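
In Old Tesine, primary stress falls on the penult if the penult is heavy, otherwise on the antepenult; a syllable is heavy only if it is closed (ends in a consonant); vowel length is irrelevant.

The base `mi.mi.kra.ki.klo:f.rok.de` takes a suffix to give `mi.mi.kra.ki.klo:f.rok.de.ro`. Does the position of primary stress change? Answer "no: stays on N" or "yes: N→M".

Base `mi.mi.kra.ki.klo:f.rok.de` (7 syllables):
  Weights: 5 klo:f H, 6 rok H, 7 de L.
  The penult (syllable 6, rok) is heavy, so it takes stress.
  → primary stress on syllable 6.
Suffixed `mi.mi.kra.ki.klo:f.rok.de.ro` (8 syllables):
  Weights: 6 rok H, 7 de L, 8 ro L.
  The penult (syllable 7, de) is light, so stress falls on the antepenult (syllable 6, rok).
  → primary stress on syllable 6.

no: stays on 6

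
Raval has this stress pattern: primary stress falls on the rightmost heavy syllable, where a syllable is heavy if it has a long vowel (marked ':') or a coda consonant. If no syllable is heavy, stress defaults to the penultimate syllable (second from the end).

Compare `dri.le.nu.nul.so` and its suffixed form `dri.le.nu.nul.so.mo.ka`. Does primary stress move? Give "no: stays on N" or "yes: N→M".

Base `dri.le.nu.nul.so` (5 syllables):
  Weights: 1 dri L, 2 le L, 3 nu L, 4 nul H, 5 so L.
  Heavy syllables in the domain: 4. The rightmost is syllable 4 (nul).
  → primary stress on syllable 4.
Suffixed `dri.le.nu.nul.so.mo.ka` (7 syllables):
  Weights: 1 dri L, 2 le L, 3 nu L, 4 nul H, 5 so L, 6 mo L, 7 ka L.
  Heavy syllables in the domain: 4. The rightmost is syllable 4 (nul).
  → primary stress on syllable 4.

no: stays on 4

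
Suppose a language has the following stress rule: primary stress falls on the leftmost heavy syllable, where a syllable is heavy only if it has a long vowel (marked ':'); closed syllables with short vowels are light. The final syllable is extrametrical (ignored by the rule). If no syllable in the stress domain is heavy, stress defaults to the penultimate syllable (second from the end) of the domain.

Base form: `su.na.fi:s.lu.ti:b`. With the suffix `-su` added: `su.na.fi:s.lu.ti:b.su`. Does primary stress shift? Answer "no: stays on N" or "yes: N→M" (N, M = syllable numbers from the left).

Base `su.na.fi:s.lu.ti:b` (5 syllables):
  The final syllable (5, ti:b) is extrametrical; the stress domain is syllables 1–4.
  Weights: 1 su L, 2 na L, 3 fi:s H, 4 lu L.
  Heavy syllables in the domain: 3. The leftmost is syllable 3 (fi:s).
  → primary stress on syllable 3.
Suffixed `su.na.fi:s.lu.ti:b.su` (6 syllables):
  The final syllable (6, su) is extrametrical; the stress domain is syllables 1–5.
  Weights: 1 su L, 2 na L, 3 fi:s H, 4 lu L, 5 ti:b H.
  Heavy syllables in the domain: 3, 5. The leftmost is syllable 3 (fi:s).
  → primary stress on syllable 3.

no: stays on 3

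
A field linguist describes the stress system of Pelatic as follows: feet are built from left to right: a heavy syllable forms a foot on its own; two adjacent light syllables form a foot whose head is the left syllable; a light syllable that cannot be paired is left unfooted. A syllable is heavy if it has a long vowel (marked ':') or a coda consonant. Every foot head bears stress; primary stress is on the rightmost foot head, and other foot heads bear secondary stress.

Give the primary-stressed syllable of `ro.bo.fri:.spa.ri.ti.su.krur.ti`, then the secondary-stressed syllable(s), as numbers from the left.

Weights: 1 ro L, 2 bo L, 3 fri: H, 4 spa L, 5 ri L, 6 ti L, 7 su L, 8 krur H, 9 ti L.
Parse left to right (heavy = foot alone; LL = one foot; stranded L unfooted): (ˈro.bo) (ˈfri:) (ˈspa.ri) (ˈti.su) (ˈkrur) ti.
Foot heads: 1, 3, 4, 6, 8.
Primary stress on the rightmost head = syllable 8.
Secondary stress on 1, 3, 4, 6: ˌro.bo.ˌfri:.ˌspa.ri.ˌti.su.ˈkrur.ti.

primary 8, secondary 1, 3, 4, 6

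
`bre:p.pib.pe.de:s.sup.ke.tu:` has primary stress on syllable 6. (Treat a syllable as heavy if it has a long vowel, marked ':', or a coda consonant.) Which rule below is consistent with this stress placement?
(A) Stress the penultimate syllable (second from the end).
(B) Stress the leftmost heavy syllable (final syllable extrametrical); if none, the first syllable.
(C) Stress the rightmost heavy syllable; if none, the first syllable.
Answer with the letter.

Rule A → syllable 6 ✓.
Rule B → syllable 1 (observed: 6).
Rule C → syllable 7 (observed: 6).

A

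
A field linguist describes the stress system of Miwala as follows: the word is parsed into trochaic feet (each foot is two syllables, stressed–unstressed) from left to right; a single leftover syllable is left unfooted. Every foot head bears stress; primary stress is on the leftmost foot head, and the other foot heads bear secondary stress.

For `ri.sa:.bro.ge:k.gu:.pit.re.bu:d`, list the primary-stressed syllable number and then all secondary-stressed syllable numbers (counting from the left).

primary 1, secondary 3, 5, 7

Parse left to right into trochaic (ˈσσ) feet: (ˈri.sa:) (ˈbro.ge:k) (ˈgu:.pit) (ˈre.bu:d).
Foot heads (stressed positions): 1, 3, 5, 7.
End Rule Leftmost: primary stress on the leftmost head = syllable 1.
Secondary stress on 3, 5, 7: ˈri.sa:.ˌbro.ge:k.ˌgu:.pit.ˌre.bu:d.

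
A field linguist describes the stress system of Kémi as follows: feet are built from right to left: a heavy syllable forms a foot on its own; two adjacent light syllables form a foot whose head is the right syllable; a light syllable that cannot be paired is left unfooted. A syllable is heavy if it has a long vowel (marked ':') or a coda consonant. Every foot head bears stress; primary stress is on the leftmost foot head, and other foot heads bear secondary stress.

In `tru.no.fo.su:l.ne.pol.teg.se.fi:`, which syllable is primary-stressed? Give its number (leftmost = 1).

Weights: 1 tru L, 2 no L, 3 fo L, 4 su:l H, 5 ne L, 6 pol H, 7 teg H, 8 se L, 9 fi: H.
Parse right to left (heavy = foot alone; LL = one foot; stranded L unfooted): tru (no.ˈfo) (ˈsu:l) ne (ˈpol) (ˈteg) se (ˈfi:).
Foot heads: 3, 4, 6, 7, 9.
Primary stress on the leftmost head = syllable 3.
Primary stress: syllable 3 → tru.no.ˈfo.su:l.ne.pol.teg.se.fi:.

3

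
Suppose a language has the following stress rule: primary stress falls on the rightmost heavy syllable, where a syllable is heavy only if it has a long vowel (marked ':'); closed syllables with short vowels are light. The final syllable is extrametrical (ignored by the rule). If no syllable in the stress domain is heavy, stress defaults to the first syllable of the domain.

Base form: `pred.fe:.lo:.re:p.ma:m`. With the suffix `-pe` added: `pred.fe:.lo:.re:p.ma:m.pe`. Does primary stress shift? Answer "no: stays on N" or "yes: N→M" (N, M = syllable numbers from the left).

yes: 4→5

Base `pred.fe:.lo:.re:p.ma:m` (5 syllables):
  The final syllable (5, ma:m) is extrametrical; the stress domain is syllables 1–4.
  Weights: 1 pred L, 2 fe: H, 3 lo: H, 4 re:p H.
  Heavy syllables in the domain: 2, 3, 4. The rightmost is syllable 4 (re:p).
  → primary stress on syllable 4.
Suffixed `pred.fe:.lo:.re:p.ma:m.pe` (6 syllables):
  The final syllable (6, pe) is extrametrical; the stress domain is syllables 1–5.
  Weights: 1 pred L, 2 fe: H, 3 lo: H, 4 re:p H, 5 ma:m H.
  Heavy syllables in the domain: 2, 3, 4, 5. The rightmost is syllable 5 (ma:m).
  → primary stress on syllable 5.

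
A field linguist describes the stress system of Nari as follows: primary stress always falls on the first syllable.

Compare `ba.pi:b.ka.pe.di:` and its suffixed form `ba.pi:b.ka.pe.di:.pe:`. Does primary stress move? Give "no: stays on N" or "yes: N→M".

no: stays on 1

Base `ba.pi:b.ka.pe.di:` (5 syllables):
  The word has 5 syllables; the first syllable is syllable 1 (ba).
  → primary stress on syllable 1.
Suffixed `ba.pi:b.ka.pe.di:.pe:` (6 syllables):
  The word has 6 syllables; the first syllable is syllable 1 (ba).
  → primary stress on syllable 1.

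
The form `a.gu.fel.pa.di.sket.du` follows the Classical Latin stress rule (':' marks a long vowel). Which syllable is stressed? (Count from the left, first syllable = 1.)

Classical Latin: stress the penult if heavy (long vowel or closed), else the antepenult.
Weights: 5 di L, 6 sket H, 7 du L.
The penult (syllable 6, sket) is heavy, so it takes stress.
Stress on syllable 6: a.gu.fel.pa.di.ˈsket.du.

6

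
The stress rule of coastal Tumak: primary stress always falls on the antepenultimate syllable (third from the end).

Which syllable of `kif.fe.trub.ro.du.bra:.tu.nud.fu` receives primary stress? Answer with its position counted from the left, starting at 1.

7

The word has 9 syllables; the antepenultimate syllable (third from the end) is syllable 7 (tu).
Primary stress: syllable 7 → kif.fe.trub.ro.du.bra:.ˈtu.nud.fu.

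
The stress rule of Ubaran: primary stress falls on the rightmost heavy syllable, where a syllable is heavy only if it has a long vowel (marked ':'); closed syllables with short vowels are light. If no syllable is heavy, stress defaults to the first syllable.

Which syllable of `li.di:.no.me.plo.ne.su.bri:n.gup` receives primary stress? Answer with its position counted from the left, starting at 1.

8

Weights: 1 li L, 2 di: H, 3 no L, 4 me L, 5 plo L, 6 ne L, 7 su L, 8 bri:n H, 9 gup L.
Heavy syllables in the domain: 2, 8. The rightmost is syllable 8 (bri:n).
Primary stress: syllable 8 → li.di:.no.me.plo.ne.su.ˈbri:n.gup.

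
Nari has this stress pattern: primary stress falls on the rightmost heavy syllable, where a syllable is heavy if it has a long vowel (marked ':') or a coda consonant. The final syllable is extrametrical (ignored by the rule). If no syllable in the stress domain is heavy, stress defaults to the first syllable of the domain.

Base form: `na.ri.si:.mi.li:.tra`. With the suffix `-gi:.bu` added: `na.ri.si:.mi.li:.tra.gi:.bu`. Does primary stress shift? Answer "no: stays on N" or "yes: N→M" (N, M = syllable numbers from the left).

Base `na.ri.si:.mi.li:.tra` (6 syllables):
  The final syllable (6, tra) is extrametrical; the stress domain is syllables 1–5.
  Weights: 1 na L, 2 ri L, 3 si: H, 4 mi L, 5 li: H.
  Heavy syllables in the domain: 3, 5. The rightmost is syllable 5 (li:).
  → primary stress on syllable 5.
Suffixed `na.ri.si:.mi.li:.tra.gi:.bu` (8 syllables):
  The final syllable (8, bu) is extrametrical; the stress domain is syllables 1–7.
  Weights: 1 na L, 2 ri L, 3 si: H, 4 mi L, 5 li: H, 6 tra L, 7 gi: H.
  Heavy syllables in the domain: 3, 5, 7. The rightmost is syllable 7 (gi:).
  → primary stress on syllable 7.

yes: 5→7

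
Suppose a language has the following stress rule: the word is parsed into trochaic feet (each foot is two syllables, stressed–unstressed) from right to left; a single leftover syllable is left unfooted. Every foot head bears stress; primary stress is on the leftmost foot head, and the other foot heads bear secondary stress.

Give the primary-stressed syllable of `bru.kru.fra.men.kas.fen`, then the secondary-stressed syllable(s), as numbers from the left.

Parse right to left into trochaic (ˈσσ) feet: (ˈbru.kru) (ˈfra.men) (ˈkas.fen).
Foot heads (stressed positions): 1, 3, 5.
End Rule Leftmost: primary stress on the leftmost head = syllable 1.
Secondary stress on 3, 5: ˈbru.kru.ˌfra.men.ˌkas.fen.

primary 1, secondary 3, 5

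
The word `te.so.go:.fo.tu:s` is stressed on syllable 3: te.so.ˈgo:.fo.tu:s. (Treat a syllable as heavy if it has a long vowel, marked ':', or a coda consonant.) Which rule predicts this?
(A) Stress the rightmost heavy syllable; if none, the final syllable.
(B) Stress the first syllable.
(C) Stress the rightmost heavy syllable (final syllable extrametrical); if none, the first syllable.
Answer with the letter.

C

Rule A → syllable 5 (observed: 3).
Rule B → syllable 1 (observed: 3).
Rule C → syllable 3 ✓.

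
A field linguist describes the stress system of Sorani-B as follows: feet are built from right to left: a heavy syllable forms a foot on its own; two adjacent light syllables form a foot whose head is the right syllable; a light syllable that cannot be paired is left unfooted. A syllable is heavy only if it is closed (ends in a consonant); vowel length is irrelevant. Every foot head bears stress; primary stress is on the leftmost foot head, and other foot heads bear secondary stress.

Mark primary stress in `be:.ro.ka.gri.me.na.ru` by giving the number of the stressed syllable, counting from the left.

Weights: 1 be: L, 2 ro L, 3 ka L, 4 gri L, 5 me L, 6 na L, 7 ru L.
Parse right to left (heavy = foot alone; LL = one foot; stranded L unfooted): be: (ro.ˈka) (gri.ˈme) (na.ˈru).
Foot heads: 3, 5, 7.
Primary stress on the leftmost head = syllable 3.
Primary stress: syllable 3 → be:.ro.ˈka.gri.me.na.ru.

3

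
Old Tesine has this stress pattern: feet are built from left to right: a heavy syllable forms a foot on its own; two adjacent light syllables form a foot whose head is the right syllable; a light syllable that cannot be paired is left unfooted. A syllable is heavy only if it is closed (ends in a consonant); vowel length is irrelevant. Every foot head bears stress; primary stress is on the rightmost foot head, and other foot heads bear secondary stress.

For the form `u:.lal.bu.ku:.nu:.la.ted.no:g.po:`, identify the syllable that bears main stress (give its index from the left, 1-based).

8

Weights: 1 u: L, 2 lal H, 3 bu L, 4 ku: L, 5 nu: L, 6 la L, 7 ted H, 8 no:g H, 9 po: L.
Parse left to right (heavy = foot alone; LL = one foot; stranded L unfooted): u: (ˈlal) (bu.ˈku:) (nu:.ˈla) (ˈted) (ˈno:g) po:.
Foot heads: 2, 4, 6, 7, 8.
Primary stress on the rightmost head = syllable 8.
Primary stress: syllable 8 → u:.lal.bu.ku:.nu:.la.ted.ˈno:g.po:.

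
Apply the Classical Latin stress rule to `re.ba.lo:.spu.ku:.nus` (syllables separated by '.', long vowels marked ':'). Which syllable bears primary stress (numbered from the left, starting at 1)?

Classical Latin: stress the penult if heavy (long vowel or closed), else the antepenult.
Weights: 4 spu L, 5 ku: H, 6 nus H.
The penult (syllable 5, ku:) is heavy, so it takes stress.
Stress on syllable 5: re.ba.lo:.spu.ˈku:.nus.

5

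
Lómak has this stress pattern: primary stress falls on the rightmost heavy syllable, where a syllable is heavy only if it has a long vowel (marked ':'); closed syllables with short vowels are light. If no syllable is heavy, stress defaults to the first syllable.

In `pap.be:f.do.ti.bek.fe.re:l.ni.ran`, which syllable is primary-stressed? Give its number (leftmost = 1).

7

Weights: 1 pap L, 2 be:f H, 3 do L, 4 ti L, 5 bek L, 6 fe L, 7 re:l H, 8 ni L, 9 ran L.
Heavy syllables in the domain: 2, 7. The rightmost is syllable 7 (re:l).
Primary stress: syllable 7 → pap.be:f.do.ti.bek.fe.ˈre:l.ni.ran.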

* * * *

> _Required action_
Report, for the data above, every line in which the string "Treat" appears.

> _Answer section_
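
`bre:p.pib.pe.de:s.sup.ke.tu:` has primary stress on syllable 6. (Treat a syllable as heavy if it has a long vowel, marked ':', or a coda consonant.) Which rule below is consistent with this stress placement?
The word `te.so.go:.fo.tu:s` is stressed on syllable 3: te.so.ˈgo:.fo.tu:s. (Treat a syllable as heavy if it has a long vowel, marked ':', or a coda consonant.) Which rule predicts this?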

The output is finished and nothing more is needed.